> TO DO
Could you copy the lines below exactly, leaving none out?

-------- INFORMATION SUPPLIED --------

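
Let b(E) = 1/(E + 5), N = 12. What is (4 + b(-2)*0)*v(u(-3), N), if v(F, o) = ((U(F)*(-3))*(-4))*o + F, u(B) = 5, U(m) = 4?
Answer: 2324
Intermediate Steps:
b(E) = 1/(5 + E)
v(F, o) = F + 48*o (v(F, o) = ((4*(-3))*(-4))*o + F = (-12*(-4))*o + F = 48*o + F = F + 48*o)
(4 + b(-2)*0)*v(u(-3), N) = (4 + 0/(5 - 2))*(5 + 48*12) = (4 + 0/3)*(5 + 576) = (4 + (⅓)*0)*581 = (4 + 0)*581 = 4*581 = 2324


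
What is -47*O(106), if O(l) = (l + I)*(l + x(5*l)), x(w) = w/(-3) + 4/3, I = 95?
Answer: 654992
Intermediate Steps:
x(w) = 4/3 - w/3 (x(w) = w*(-1/3) + 4*(1/3) = -w/3 + 4/3 = 4/3 - w/3)
O(l) = (95 + l)*(4/3 - 2*l/3) (O(l) = (l + 95)*(l + (4/3 - 5*l/3)) = (95 + l)*(l + (4/3 - 5*l/3)) = (95 + l)*(4/3 - 2*l/3))
-47*O(106) = -47*(380/3 - 62*106 - 2/3*106**2) = -47*(380/3 - 6572 - 2/3*11236) = -47*(380/3 - 6572 - 22472/3) = -47*(-13936) = 654992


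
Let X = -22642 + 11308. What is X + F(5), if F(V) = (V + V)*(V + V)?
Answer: -11234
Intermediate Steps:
X = -11334
F(V) = 4*V**2 (F(V) = (2*V)*(2*V) = 4*V**2)
X + F(5) = -11334 + 4*5**2 = -11334 + 4*25 = -11334 + 100 = -11234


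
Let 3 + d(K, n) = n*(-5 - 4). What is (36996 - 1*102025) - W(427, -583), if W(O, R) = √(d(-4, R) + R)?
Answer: -65029 - √4661 ≈ -65097.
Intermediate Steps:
d(K, n) = -3 - 9*n (d(K, n) = -3 + n*(-5 - 4) = -3 + n*(-9) = -3 - 9*n)
W(O, R) = √(-3 - 8*R) (W(O, R) = √((-3 - 9*R) + R) = √(-3 - 8*R))
(36996 - 1*102025) - W(427, -583) = (36996 - 1*102025) - √(-3 - 8*(-583)) = (36996 - 102025) - √(-3 + 4664) = -65029 - √4661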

--------

> RESULT OF THIS TASK
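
Let b(E) = 1/(E + 5), N = 12. What is (4 + b(-2)*0)*v(u(-3), N), if v(F, o) = ((U(F)*(-3))*(-4))*o + F, u(B) = 5, U(m) = 4?
Answer: 2324
Intermediate Steps:
b(E) = 1/(5 + E)
v(F, o) = F + 48*o (v(F, o) = ((4*(-3))*(-4))*o + F = (-12*(-4))*o + F = 48*o + F = F + 48*o)
(4 + b(-2)*0)*v(u(-3), N) = (4 + 0/(5 - 2))*(5 + 48*12) = (4 + 0/3)*(5 + 576) = (4 + (⅓)*0)*581 = (4 + 0)*581 = 4*581 = 2324


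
What is -47*O(106), if O(l) = (l + I)*(l + x(5*l)), x(w) = w/(-3) + 4/3, I = 95?
Answer: 654992
Intermediate Steps:
x(w) = 4/3 - w/3 (x(w) = w*(-1/3) + 4*(1/3) = -w/3 + 4/3 = 4/3 - w/3)
O(l) = (95 + l)*(4/3 - 2*l/3) (O(l) = (l + 95)*(l + (4/3 - 5*l/3)) = (95 + l)*(l + (4/3 - 5*l/3)) = (95 + l)*(4/3 - 2*l/3))
-47*O(106) = -47*(380/3 - 62*106 - 2/3*106**2) = -47*(380/3 - 6572 - 2/3*11236) = -47*(380/3 - 6572 - 22472/3) = -47*(-13936) = 654992


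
Let X = -22642 + 11308. What is X + F(5), if F(V) = (V + V)*(V + V)?
Answer: -11234
Intermediate Steps:
X = -11334
F(V) = 4*V**2 (F(V) = (2*V)*(2*V) = 4*V**2)
X + F(5) = -11334 + 4*5**2 = -11334 + 4*25 = -11334 + 100 = -11234


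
Let 3 + d(K, n) = n*(-5 - 4). What is (36996 - 1*102025) - W(427, -583), if W(O, R) = √(d(-4, R) + R)?
Answer: -65029 - √4661 ≈ -65097.
Intermediate Steps:
d(K, n) = -3 - 9*n (d(K, n) = -3 + n*(-5 - 4) = -3 + n*(-9) = -3 - 9*n)
W(O, R) = √(-3 - 8*R) (W(O, R) = √((-3 - 9*R) + R) = √(-3 - 8*R))
(36996 - 1*102025) - W(427, -583) = (36996 - 1*102025) - √(-3 - 8*(-583)) = (36996 - 102025) - √(-3 + 4664) = -65029 - √4661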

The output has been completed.